Instructions to follow: In how many lines of the entries below does "data" appear? Give only the number.

Stored records:
######
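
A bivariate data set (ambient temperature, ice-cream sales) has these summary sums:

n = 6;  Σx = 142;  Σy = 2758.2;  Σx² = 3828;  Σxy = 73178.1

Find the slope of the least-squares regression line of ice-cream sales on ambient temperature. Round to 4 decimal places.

16.9059

Sxx = Σx² − (Σx)²/n = 3828 − 3360.666667 = 467.333333
Sxy = Σxy − (Σx)(Σy)/n = 73178.1 − 65277.4 = 7900.7
b = Sxy/Sxx = 7900.7/467.333333 = 16.905920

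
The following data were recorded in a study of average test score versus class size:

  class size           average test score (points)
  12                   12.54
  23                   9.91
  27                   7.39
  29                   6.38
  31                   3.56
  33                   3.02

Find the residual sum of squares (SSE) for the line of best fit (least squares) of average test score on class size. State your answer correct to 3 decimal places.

6.309

n = 6, Σx = 155, Σy = 42.8, Σxy = 972.98, Σx² = 4293, Σy² = 372.5702
Sxx = Σx² − (Σx)²/n = 4293 − 4004.166667 = 288.833333
Sxy = Σxy − (Σx)(Σy)/n = 972.98 − 1105.666667 = -132.686667
Syy = Σy² − (Σy)²/n = 372.5702 − 305.306667 = 67.263533
b = Sxy/Sxx = -132.686667/288.833333 = -0.459388
SSE = Syy − b·Sxy = 67.263533 − (-0.459388)·(-132.686667) = 6.308825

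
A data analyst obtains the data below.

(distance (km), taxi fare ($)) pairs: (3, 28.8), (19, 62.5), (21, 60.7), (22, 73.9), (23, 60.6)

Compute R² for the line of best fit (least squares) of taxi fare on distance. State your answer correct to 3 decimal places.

0.883

n = 5, Σx = 88, Σy = 286.5, Σxy = 5568.2, Σx² = 1824, Σy² = 17553.75
Sxx = Σx² − (Σx)²/n = 1824 − 1548.8 = 275.2
Sxy = Σxy − (Σx)(Σy)/n = 5568.2 − 5042.4 = 525.8
Syy = Σy² − (Σy)²/n = 17553.75 − 16416.45 = 1137.3
R² = Sxy²/(Sxx·Syy) = (525.8)²/(275.2·1137.3) = 0.883319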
######
Response box: 3